▶ [How to complete this task] Count every line below that holds "following". The answer is the number alone.

BEGIN Supplied material

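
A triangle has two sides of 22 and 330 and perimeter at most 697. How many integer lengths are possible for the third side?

37

Triangle inequality: 308 < x < 352. Perimeter ≤ 697 gives x ≤ 697 − 22 − 330 = 345.
So 308 < x ≤ 345; integers 309 through 345: 37 values.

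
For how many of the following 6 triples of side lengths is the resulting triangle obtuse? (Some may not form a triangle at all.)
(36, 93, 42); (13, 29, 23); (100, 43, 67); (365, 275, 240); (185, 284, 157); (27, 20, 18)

(36,93,42): 36+42 ≤ 93, not a triangle
(13,29,23): 13²+23² = 698 < 841 = 29² → obtuse
(100,43,67): 43²+67² = 6338 < 10000 = 100² → obtuse
(365,275,240): 240²+275² = 133225 = 365² → right
(185,284,157): 157²+185² = 58874 < 80656 = 284² → obtuse
(27,20,18): 18²+20² = 724 < 729 = 27² → obtuse
4 of the 6 are obtuse.

4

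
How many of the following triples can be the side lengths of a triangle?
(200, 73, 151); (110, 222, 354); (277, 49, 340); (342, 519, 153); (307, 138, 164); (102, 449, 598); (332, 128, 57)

1

(73,151,200): 73+151 > 200 → valid
(110,222,354): 110+222 ≤ 354 → not valid
(49,277,340): 49+277 ≤ 340 → not valid
(153,342,519): 153+342 ≤ 519 → not valid
(138,164,307): 138+164 ≤ 307 → not valid
(102,449,598): 102+449 ≤ 598 → not valid
(57,128,332): 57+128 ≤ 332 → not valid
1 of the 7 triples forms a triangle.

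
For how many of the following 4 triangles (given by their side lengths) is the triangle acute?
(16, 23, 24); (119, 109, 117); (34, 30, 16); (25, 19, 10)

2

(16,23,24): 16²+23² = 785 > 576 = 24² → acute
(119,109,117): 109²+117² = 25570 > 14161 = 119² → acute
(34,30,16): 16²+30² = 1156 = 34² → right
(25,19,10): 10²+19² = 461 < 625 = 25² → obtuse
2 of the 4 are acute.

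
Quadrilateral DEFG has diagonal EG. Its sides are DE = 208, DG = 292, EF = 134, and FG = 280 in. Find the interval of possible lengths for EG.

146 < EG < 414

From triangle DEG: |208 − 292| < EG < 208 + 292, i.e. 84 < EG < 500.
From triangle FEG: 146 < EG < 414.
Both must hold, so EG lies in the intersection.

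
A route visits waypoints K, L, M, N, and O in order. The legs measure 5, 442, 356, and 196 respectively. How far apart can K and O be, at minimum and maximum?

0 ≤ KO ≤ 999

The maximum is all hops collinear in one direction: 5 + 442 + 356 + 196 = 999.
The longest hop is 442; the others sum to 557. Since 442 ≤ 557, the path can fold back on itself completely, so the minimum distance is 0.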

END Supplied material

▶ [The completed task] 3